Among the entries, find the lines with the string "computed" and report them.
━━━ MATERIAL TO PROCESS ━━━
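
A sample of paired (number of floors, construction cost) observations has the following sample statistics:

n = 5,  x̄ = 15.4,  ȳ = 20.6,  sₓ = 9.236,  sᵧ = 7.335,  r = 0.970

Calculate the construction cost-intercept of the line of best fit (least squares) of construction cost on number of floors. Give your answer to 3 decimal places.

b = r · sᵧ/sₓ = 0.97 · 7.335/9.236 = 0.770350
a = ȳ − b·x̄ = 20.6 − 0.770350·15.4 = 8.736614

8.737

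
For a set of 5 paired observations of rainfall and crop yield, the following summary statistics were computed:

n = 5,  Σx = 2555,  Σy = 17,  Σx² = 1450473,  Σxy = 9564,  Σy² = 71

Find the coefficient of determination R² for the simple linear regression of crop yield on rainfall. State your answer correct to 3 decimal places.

0.402

Sxx = Σx² − (Σx)²/n = 1450473 − 1305605 = 144868
Sxy = Σxy − (Σx)(Σy)/n = 9564 − 8687 = 877
Syy = Σy² − (Σy)²/n = 71 − 57.8 = 13.2
R² = Sxy²/(Sxx·Syy) = (877)²/(144868·13.2) = 0.402210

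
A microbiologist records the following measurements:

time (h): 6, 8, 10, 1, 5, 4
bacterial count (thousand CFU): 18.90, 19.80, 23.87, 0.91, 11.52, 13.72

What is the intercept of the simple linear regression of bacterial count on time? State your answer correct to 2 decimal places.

0.87

n = 6, Σx = 34, Σy = 88.72, Σxy = 623.89, Σx² = 242
Sxx = Σx² − (Σx)²/n = 242 − 192.666667 = 49.333333
Sxy = Σxy − (Σx)(Σy)/n = 623.89 − 502.746667 = 121.143333
b = Sxy/Sxx = 121.143333/49.333333 = 2.455608
a = ȳ − b·x̄ = 14.786667 − 2.455608·5.666667 = 0.871554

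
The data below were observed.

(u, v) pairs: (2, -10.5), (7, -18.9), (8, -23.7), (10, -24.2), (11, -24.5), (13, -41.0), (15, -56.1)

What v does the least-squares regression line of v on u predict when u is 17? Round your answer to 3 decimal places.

-52.813

n = 7, Σx = 66, Σy = -198.9, Σxy = -2228.9, Σx² = 732
Sxx = Σx² − (Σx)²/n = 732 − 622.285714 = 109.714286
Sxy = Σxy − (Σx)(Σy)/n = -2228.9 − (-1875.342857) = -353.557143
b = Sxy/Sxx = -353.557143/109.714286 = -3.222526
a = ȳ − b·x̄ = -28.414286 − (-3.222526)·9.428571 = 1.969531
ŷ(17) = a + b·17 = 1.969531 + (-3.222526)·17 = -52.813411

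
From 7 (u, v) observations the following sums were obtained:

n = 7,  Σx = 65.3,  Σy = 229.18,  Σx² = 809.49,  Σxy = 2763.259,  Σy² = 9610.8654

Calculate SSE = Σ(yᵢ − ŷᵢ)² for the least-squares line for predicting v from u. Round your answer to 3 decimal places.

155.543

Sxx = Σx² − (Σx)²/n = 809.49 − 609.155714 = 200.334286
Sxy = Σxy − (Σx)(Σy)/n = 2763.259 − 2137.922 = 625.337
Syy = Σy² − (Σy)²/n = 9610.8654 − 7503.3532 = 2107.5122
b = Sxy/Sxx = 625.337/200.334286 = 3.121468
SSE = Syy − b·Sxy = 2107.5122 − 3.121468·625.337 = 155.542959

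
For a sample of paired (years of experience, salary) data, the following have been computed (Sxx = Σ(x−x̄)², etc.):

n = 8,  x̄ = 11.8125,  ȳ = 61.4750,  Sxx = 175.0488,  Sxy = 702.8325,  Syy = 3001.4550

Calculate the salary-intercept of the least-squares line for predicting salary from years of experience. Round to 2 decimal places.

14.05

b = Sxy/Sxx = 702.8325/175.0488 = 4.015066
a = ȳ − b·x̄ = 61.475 − 4.015066·11.8125 = 14.047032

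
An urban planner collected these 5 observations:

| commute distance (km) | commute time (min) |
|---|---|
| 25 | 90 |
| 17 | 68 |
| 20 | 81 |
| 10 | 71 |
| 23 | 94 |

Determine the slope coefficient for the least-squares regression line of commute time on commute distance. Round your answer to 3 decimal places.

n = 5, Σx = 95, Σy = 404, Σxy = 7898, Σx² = 1943
Sxx = Σx² − (Σx)²/n = 1943 − 1805 = 138
Sxy = Σxy − (Σx)(Σy)/n = 7898 − 7676 = 222
b = Sxy/Sxx = 222/138 = 1.608696

1.609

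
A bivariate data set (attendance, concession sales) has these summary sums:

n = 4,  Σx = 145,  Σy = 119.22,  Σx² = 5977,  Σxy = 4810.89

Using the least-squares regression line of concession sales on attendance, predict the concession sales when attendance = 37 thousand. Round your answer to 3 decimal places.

Sxx = Σx² − (Σx)²/n = 5977 − 5256.25 = 720.75
Sxy = Σxy − (Σx)(Σy)/n = 4810.89 − 4321.725 = 489.165
b = Sxy/Sxx = 489.165/720.75 = 0.678689
a = ȳ − b·x̄ = 29.805 − 0.678689·36.25 = 5.202529
ŷ(37) = a + b·37 = 5.202529 + 0.678689·37 = 30.314017

30.314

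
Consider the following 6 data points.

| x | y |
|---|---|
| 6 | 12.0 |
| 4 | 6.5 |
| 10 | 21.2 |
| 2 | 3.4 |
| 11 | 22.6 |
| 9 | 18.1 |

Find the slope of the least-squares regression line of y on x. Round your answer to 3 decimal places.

2.214

n = 6, Σx = 42, Σy = 83.8, Σxy = 728.3, Σx² = 358
Sxx = Σx² − (Σx)²/n = 358 − 294 = 64
Sxy = Σxy − (Σx)(Σy)/n = 728.3 − 586.6 = 141.7
b = Sxy/Sxx = 141.7/64 = 2.214062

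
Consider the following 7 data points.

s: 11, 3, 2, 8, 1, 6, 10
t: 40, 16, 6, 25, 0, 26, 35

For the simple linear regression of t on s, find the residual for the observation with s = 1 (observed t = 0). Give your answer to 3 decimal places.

n = 7, Σx = 41, Σy = 148, Σxy = 1206, Σx² = 335
Sxx = Σx² − (Σx)²/n = 335 − 240.142857 = 94.857143
Sxy = Σxy − (Σx)(Σy)/n = 1206 − 866.857143 = 339.142857
b = Sxy/Sxx = 339.142857/94.857143 = 3.575301
a = ȳ − b·x̄ = 21.142857 − 3.575301·5.857143 = 0.201807
ŷ(1) = 0.201807 + 3.575301·1 = 3.777108
residual = y − ŷ = 0 − 3.777108 = -3.777108

-3.777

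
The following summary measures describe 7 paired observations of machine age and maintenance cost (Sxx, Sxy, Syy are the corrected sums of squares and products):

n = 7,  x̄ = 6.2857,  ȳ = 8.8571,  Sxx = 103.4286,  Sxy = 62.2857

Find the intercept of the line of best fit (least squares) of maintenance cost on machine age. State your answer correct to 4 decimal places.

5.0718

b = Sxy/Sxx = 62.2857/103.4286 = 0.602210
a = ȳ − b·x̄ = 8.8571 − 0.602210·6.2857 = 5.071791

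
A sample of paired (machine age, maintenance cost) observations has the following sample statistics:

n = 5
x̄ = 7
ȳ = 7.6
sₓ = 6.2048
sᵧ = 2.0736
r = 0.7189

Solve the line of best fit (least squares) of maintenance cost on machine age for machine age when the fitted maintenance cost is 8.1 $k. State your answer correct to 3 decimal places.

9.081

b = r · sᵧ/sₓ = 0.7189 · 2.0736/6.2048 = 0.240251
a = ȳ − b·x̄ = 7.6 − 0.240251·7 = 5.918241
Set a + b·x = 8.1: x = (8.1 − 5.918241) / 0.240251 = 9.081155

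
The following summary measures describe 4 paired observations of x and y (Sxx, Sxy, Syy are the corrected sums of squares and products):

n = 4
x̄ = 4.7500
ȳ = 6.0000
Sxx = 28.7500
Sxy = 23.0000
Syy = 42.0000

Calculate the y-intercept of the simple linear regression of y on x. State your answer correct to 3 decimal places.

2.200

b = Sxy/Sxx = 23/28.75 = 0.8
a = ȳ − b·x̄ = 6 − 0.8·4.75 = 2.2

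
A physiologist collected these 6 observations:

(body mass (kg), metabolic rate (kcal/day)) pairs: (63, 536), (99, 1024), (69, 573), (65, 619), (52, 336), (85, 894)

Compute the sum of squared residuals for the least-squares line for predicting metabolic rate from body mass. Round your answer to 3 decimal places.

9546.255

n = 6, Σx = 433, Σy = 3982, Σxy = 308378, Σx² = 32685, Σy² = 2959494
Sxx = Σx² − (Σx)²/n = 32685 − 31248.166667 = 1436.833333
Sxy = Σxy − (Σx)(Σy)/n = 308378 − 287367.666667 = 21010.333333
Syy = Σy² − (Σy)²/n = 2959494 − 2642720.666667 = 316773.333333
b = Sxy/Sxx = 21010.333333/1436.833333 = 14.622666
SSE = Syy − b·Sxy = 316773.333333 − 14.622666·21010.333333 = 9546.255191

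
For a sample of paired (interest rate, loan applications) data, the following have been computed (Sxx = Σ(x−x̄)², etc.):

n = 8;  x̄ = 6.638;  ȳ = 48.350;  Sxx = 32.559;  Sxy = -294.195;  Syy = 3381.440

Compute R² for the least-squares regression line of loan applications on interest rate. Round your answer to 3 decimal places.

R² = Sxy²/(Sxx·Syy) = (-294.195)²/(32.559·3381.44) = 0.786136

0.786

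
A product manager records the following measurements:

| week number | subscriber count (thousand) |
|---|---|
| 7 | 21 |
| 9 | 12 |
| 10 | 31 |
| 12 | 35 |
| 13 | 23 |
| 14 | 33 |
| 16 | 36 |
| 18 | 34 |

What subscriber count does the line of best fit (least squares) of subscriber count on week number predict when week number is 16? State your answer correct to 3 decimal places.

n = 8, Σx = 99, Σy = 225, Σxy = 2934, Σx² = 1319
Sxx = Σx² − (Σx)²/n = 1319 − 1225.125 = 93.875
Sxy = Σxy − (Σx)(Σy)/n = 2934 − 2784.375 = 149.625
b = Sxy/Sxx = 149.625/93.875 = 1.593875
a = ȳ − b·x̄ = 28.125 − 1.593875·12.375 = 8.400799
ŷ(16) = a + b·16 = 8.400799 + 1.593875·16 = 33.902796

33.903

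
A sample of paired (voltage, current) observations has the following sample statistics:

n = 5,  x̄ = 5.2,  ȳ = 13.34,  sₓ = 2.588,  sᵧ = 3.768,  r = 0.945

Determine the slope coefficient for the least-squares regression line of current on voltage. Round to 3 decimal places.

b = r · sᵧ/sₓ = 0.945 · 3.768/2.588 = 1.375873

1.376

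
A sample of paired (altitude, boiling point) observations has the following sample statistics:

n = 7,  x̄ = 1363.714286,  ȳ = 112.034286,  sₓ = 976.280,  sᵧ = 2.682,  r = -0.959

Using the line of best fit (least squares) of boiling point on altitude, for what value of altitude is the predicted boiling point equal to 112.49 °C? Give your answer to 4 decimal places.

b = r · sᵧ/sₓ = -0.959 · 2.682/976.28 = -0.002635
a = ȳ − b·x̄ = 112.034286 − (-0.002635)·1363.714286 = 115.627031
Set a + b·x = 112.49: x = (112.49 − 115.627031) / (-0.002635) = 1190.736879

1190.7369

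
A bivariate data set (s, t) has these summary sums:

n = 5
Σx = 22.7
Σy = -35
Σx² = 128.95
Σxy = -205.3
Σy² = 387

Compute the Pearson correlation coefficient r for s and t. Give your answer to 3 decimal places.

Sxx = Σx² − (Σx)²/n = 128.95 − 103.058 = 25.892
Sxy = Σxy − (Σx)(Σy)/n = -205.3 − (-158.9) = -46.4
Syy = Σy² − (Σy)²/n = 387 − 245 = 142
r = Sxy/√(Sxx·Syy) = -46.4/√(3676.664) = -46.4/60.635501 = -0.765228

-0.765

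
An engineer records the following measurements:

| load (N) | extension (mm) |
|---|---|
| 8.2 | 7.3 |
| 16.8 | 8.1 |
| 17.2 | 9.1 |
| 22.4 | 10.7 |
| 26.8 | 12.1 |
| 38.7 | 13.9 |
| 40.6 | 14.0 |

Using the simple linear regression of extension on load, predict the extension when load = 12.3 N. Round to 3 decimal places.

8.052

n = 7, Σx = 170.7, Σy = 75.2, Σxy = 2022.75, Σx² = 5011.37
Sxx = Σx² − (Σx)²/n = 5011.37 − 4162.641429 = 848.728571
Sxy = Σxy − (Σx)(Σy)/n = 2022.75 − 1833.805714 = 188.944286
b = Sxy/Sxx = 188.944286/848.728571 = 0.222620
a = ȳ − b·x̄ = 10.742857 − 0.222620·24.385714 = 5.314100
ŷ(12.3) = a + b·12.3 = 5.314100 + 0.222620·12.3 = 8.052331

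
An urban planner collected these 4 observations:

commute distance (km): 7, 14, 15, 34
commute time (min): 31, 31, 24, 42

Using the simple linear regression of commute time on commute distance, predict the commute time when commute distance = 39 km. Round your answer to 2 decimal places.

n = 4, Σx = 70, Σy = 128, Σxy = 2439, Σx² = 1626
Sxx = Σx² − (Σx)²/n = 1626 − 1225 = 401
Sxy = Σxy − (Σx)(Σy)/n = 2439 − 2240 = 199
b = Sxy/Sxx = 199/401 = 0.496259
a = ȳ − b·x̄ = 32 − 0.496259·17.5 = 23.315461
ŷ(39) = a + b·39 = 23.315461 + 0.496259·39 = 42.669576

42.67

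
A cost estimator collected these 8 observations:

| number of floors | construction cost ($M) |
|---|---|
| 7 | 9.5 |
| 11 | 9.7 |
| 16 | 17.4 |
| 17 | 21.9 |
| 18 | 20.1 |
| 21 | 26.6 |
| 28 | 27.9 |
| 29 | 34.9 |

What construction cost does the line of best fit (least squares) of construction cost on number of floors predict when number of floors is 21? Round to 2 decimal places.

23.93

n = 8, Σx = 147, Σy = 168, Σxy = 3537.6, Σx² = 3105
Sxx = Σx² − (Σx)²/n = 3105 − 2701.125 = 403.875
Sxy = Σxy − (Σx)(Σy)/n = 3537.6 − 3087 = 450.6
b = Sxy/Sxx = 450.6/403.875 = 1.115692
a = ȳ − b·x̄ = 21 − 1.115692·18.375 = 0.499164
ŷ(21) = a + b·21 = 0.499164 + 1.115692·21 = 23.928691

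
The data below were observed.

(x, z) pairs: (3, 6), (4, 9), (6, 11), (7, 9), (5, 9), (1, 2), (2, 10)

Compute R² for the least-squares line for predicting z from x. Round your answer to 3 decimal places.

n = 7, Σx = 28, Σy = 56, Σxy = 250, Σx² = 140, Σy² = 504
Sxx = Σx² − (Σx)²/n = 140 − 112 = 28
Sxy = Σxy − (Σx)(Σy)/n = 250 − 224 = 26
Syy = Σy² − (Σy)²/n = 504 − 448 = 56
R² = Sxy²/(Sxx·Syy) = (26)²/(28·56) = 0.431122

0.431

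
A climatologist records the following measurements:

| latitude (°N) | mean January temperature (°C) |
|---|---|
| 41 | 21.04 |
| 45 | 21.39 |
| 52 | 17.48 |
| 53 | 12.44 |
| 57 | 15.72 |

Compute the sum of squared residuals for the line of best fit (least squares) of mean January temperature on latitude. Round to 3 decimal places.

19.269

n = 5, Σx = 248, Σy = 88.07, Σxy = 4289.51, Σx² = 12468, Σy² = 1607.6361
Sxx = Σx² − (Σx)²/n = 12468 − 12300.8 = 167.2
Sxy = Σxy − (Σx)(Σy)/n = 4289.51 − 4368.272 = -78.762
Syy = Σy² − (Σy)²/n = 1607.6361 − 1551.26498 = 56.37112
b = Sxy/Sxx = -78.762/167.2 = -0.471065
SSE = Syy − b·Sxy = 56.37112 − (-0.471065)·(-78.762) = 19.269131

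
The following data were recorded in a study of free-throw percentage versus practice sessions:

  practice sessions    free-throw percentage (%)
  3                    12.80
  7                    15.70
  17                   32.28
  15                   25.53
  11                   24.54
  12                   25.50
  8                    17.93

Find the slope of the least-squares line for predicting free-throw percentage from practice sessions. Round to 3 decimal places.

1.363

n = 7, Σx = 73, Σy = 154.28, Σxy = 1799.39, Σx² = 901
Sxx = Σx² − (Σx)²/n = 901 − 761.285714 = 139.714286
Sxy = Σxy − (Σx)(Σy)/n = 1799.39 − 1608.92 = 190.47
b = Sxy/Sxx = 190.47/139.714286 = 1.363282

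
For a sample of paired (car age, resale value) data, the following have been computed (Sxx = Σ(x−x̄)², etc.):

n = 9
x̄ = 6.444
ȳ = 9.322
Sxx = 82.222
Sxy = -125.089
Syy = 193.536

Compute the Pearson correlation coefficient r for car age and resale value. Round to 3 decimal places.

-0.992

r = Sxy/√(Sxx·Syy) = -125.089/√(15912.916992) = -125.089/126.146411 = -0.991618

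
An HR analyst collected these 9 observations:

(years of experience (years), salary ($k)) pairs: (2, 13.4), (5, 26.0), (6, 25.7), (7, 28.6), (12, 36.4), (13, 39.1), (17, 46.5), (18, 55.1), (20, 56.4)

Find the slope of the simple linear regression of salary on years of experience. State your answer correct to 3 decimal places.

2.223

n = 9, Σx = 100, Σy = 327.2, Σxy = 4366.6, Σx² = 1440
Sxx = Σx² − (Σx)²/n = 1440 − 1111.111111 = 328.888889
Sxy = Σxy − (Σx)(Σy)/n = 4366.6 − 3635.555556 = 731.044444
b = Sxy/Sxx = 731.044444/328.888889 = 2.222770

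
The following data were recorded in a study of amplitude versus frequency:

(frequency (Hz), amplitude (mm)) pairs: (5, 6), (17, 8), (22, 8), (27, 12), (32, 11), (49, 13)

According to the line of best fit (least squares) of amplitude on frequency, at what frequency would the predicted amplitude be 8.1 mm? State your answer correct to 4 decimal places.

n = 6, Σx = 152, Σy = 58, Σxy = 1655, Σx² = 4952
Sxx = Σx² − (Σx)²/n = 4952 − 3850.666667 = 1101.333333
Sxy = Σxy − (Σx)(Σy)/n = 1655 − 1469.333333 = 185.666667
b = Sxy/Sxx = 185.666667/1101.333333 = 0.168584
a = ȳ − b·x̄ = 9.666667 − 0.168584·25.333333 = 5.395884
Set a + b·x = 8.1: x = (8.1 − 5.395884) / 0.168584 = 16.040215

16.0402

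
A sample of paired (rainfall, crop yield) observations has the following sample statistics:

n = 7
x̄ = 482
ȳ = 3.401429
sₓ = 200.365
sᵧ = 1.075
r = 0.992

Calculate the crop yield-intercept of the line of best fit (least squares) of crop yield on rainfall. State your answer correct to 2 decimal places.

0.84

b = r · sᵧ/sₓ = 0.992 · 1.075/200.365 = 0.005322
a = ȳ − b·x̄ = 3.401429 − 0.005322·482 = 0.836087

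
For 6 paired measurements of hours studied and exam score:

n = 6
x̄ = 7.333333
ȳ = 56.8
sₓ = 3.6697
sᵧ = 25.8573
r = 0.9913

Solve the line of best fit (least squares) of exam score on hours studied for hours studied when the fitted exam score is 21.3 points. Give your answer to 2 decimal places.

b = r · sᵧ/sₓ = 0.9913 · 25.8573/3.6697 = 6.984860
a = ȳ − b·x̄ = 56.8 − 6.984860·7.333333 = 5.577694
Set a + b·x = 21.3: x = (21.3 − 5.577694) / 6.984860 = 2.250912

2.25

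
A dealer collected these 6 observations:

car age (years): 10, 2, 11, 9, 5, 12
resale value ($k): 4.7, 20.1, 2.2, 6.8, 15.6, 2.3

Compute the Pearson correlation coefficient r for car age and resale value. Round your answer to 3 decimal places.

-0.994

n = 6, Σx = 49, Σy = 51.7, Σxy = 278.2, Σx² = 475, Σy² = 725.83
Sxx = Σx² − (Σx)²/n = 475 − 400.166667 = 74.833333
Sxy = Σxy − (Σx)(Σy)/n = 278.2 − 422.216667 = -144.016667
Syy = Σy² − (Σy)²/n = 725.83 − 445.481667 = 280.348333
r = Sxy/√(Sxx·Syy) = -144.016667/√(20979.400278) = -144.016667/144.842674 = -0.994297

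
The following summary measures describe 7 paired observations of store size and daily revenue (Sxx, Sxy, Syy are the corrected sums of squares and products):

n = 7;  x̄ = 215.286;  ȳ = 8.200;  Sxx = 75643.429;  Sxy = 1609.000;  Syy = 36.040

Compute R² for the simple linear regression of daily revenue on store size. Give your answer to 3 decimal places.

R² = Sxy²/(Sxx·Syy) = (1609)²/(75643.429·36.04) = 0.949634

0.950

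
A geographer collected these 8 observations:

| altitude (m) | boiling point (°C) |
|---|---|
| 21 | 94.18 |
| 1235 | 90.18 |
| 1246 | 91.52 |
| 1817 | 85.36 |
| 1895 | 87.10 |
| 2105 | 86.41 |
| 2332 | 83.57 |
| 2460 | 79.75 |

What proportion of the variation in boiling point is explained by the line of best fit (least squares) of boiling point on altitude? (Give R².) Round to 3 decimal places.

0.845

n = 8, Σx = 13111, Σy = 698.07, Σxy = 1120500.91, Σx² = 25891545, Σy² = 61061.6503
Sxx = Σx² − (Σx)²/n = 25891545 − 21487290.125 = 4404254.875
Sxy = Σxy − (Σx)(Σy)/n = 1120500.91 − 1144049.47125 = -23548.56125
Syy = Σy² − (Σy)²/n = 61061.6503 − 60912.715612 = 148.934687
R² = Sxy²/(Sxx·Syy) = (-23548.56125)²/(4404254.875·148.934687) = 0.845397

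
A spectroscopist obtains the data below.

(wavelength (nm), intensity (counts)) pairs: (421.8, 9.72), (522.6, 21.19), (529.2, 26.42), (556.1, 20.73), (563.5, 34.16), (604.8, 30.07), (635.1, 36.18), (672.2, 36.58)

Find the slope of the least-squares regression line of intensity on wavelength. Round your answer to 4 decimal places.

n = 8, Σx = 4505.3, Σy = 215.05, Σxy = 125685.697, Σx² = 2578845.99
Sxx = Σx² − (Σx)²/n = 2578845.99 − 2537216.01125 = 41629.97875
Sxy = Σxy − (Σx)(Σy)/n = 125685.697 − 121108.095625 = 4577.601375
b = Sxy/Sxx = 4577.601375/41629.97875 = 0.109959

0.1100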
━━━
RESPONSE TO THE EXERCISE.
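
For a set of 5 paired observations of rainfall and crop yield, the following summary statistics were computed:
For a sample of paired (years of experience, salary) data, the following have been computed (Sxx = Σ(x−x̄)², etc.):
For a sample of paired (interest rate, loan applications) data, the following have been computed (Sxx = Σ(x−x̄)², etc.):
For a sample of paired (car age, resale value) data, the following have been computed (Sxx = Σ(x−x̄)², etc.):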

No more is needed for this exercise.